ACTION ITEM
In the records below, find the line that contains "Crop yield is compared" and the line that contains "Daily step count is". Set down exactly those lines and every line between them, and nothing more.

Collected data
++++++
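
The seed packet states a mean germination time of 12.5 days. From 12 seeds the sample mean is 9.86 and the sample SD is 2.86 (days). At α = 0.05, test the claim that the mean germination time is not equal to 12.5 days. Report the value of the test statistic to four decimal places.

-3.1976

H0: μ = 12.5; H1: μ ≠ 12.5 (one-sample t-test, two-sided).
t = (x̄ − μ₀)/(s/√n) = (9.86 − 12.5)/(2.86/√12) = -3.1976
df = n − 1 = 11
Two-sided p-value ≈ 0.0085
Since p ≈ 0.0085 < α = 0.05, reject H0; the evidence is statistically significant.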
++++++
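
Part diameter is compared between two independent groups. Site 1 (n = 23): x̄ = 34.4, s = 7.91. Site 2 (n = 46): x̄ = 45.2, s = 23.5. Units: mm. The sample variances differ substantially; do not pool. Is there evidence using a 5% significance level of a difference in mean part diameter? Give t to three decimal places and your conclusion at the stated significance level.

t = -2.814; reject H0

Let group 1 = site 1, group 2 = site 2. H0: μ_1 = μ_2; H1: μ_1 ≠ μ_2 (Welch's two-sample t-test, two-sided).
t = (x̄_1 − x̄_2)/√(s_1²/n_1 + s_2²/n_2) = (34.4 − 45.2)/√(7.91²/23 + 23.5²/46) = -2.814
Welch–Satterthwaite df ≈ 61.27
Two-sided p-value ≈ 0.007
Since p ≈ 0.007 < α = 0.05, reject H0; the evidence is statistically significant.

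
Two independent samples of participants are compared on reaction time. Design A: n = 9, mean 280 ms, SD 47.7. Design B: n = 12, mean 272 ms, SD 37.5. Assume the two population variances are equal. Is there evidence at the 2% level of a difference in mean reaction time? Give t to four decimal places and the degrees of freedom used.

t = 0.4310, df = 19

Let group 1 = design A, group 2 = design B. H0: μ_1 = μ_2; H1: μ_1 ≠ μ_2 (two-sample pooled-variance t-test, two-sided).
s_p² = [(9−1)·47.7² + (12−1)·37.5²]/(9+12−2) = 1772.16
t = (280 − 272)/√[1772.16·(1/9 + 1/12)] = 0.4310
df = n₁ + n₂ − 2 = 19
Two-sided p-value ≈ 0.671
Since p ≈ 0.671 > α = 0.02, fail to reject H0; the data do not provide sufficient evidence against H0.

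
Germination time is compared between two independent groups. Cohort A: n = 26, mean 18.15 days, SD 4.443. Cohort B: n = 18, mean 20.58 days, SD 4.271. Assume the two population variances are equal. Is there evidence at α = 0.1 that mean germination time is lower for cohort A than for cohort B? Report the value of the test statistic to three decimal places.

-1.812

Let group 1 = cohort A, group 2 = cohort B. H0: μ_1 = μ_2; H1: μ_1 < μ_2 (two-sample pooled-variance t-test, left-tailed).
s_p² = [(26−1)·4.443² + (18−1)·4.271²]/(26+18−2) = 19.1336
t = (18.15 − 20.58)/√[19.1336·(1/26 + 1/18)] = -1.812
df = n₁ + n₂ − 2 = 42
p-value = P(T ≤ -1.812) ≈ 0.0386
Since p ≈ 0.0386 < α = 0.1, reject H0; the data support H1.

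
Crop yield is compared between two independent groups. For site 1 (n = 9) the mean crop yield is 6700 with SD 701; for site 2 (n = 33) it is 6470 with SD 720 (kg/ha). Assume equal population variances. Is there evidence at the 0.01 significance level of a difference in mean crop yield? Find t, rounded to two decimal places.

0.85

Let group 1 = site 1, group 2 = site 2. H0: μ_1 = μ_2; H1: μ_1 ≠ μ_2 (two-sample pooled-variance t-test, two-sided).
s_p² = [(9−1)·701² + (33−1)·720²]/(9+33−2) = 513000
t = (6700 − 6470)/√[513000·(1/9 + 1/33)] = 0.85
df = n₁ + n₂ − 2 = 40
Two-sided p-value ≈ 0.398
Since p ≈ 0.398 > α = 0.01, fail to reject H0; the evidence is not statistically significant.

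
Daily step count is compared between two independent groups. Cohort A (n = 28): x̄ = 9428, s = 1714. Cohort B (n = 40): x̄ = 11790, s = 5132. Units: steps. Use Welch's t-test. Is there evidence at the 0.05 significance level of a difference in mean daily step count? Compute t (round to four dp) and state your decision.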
++++++
ANSWER BELOW
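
Crop yield is compared between two independent groups. For site 1 (n = 9) the mean crop yield is 6700 with SD 701; for site 2 (n = 33) it is 6470 with SD 720 (kg/ha). Assume equal population variances. Is there evidence at the 0.01 significance level of a difference in mean crop yield? Find t, rounded to two decimal places.

0.85

Let group 1 = site 1, group 2 = site 2. H0: μ_1 = μ_2; H1: μ_1 ≠ μ_2 (two-sample pooled-variance t-test, two-sided).
s_p² = [(9−1)·701² + (33−1)·720²]/(9+33−2) = 513000
t = (6700 − 6470)/√[513000·(1/9 + 1/33)] = 0.85
df = n₁ + n₂ − 2 = 40
Two-sided p-value ≈ 0.398
Since p ≈ 0.398 > α = 0.01, fail to reject H0; the evidence is not statistically significant.

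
Daily step count is compared between two independent groups. Cohort A (n = 28): x̄ = 9428, s = 1714. Cohort B (n = 40): x̄ = 11790, s = 5132. Units: steps. Use Welch's t-test. Is there evidence at the 0.05 significance level of a difference in mean daily step count? Compute t (round to four dp) and state your decision.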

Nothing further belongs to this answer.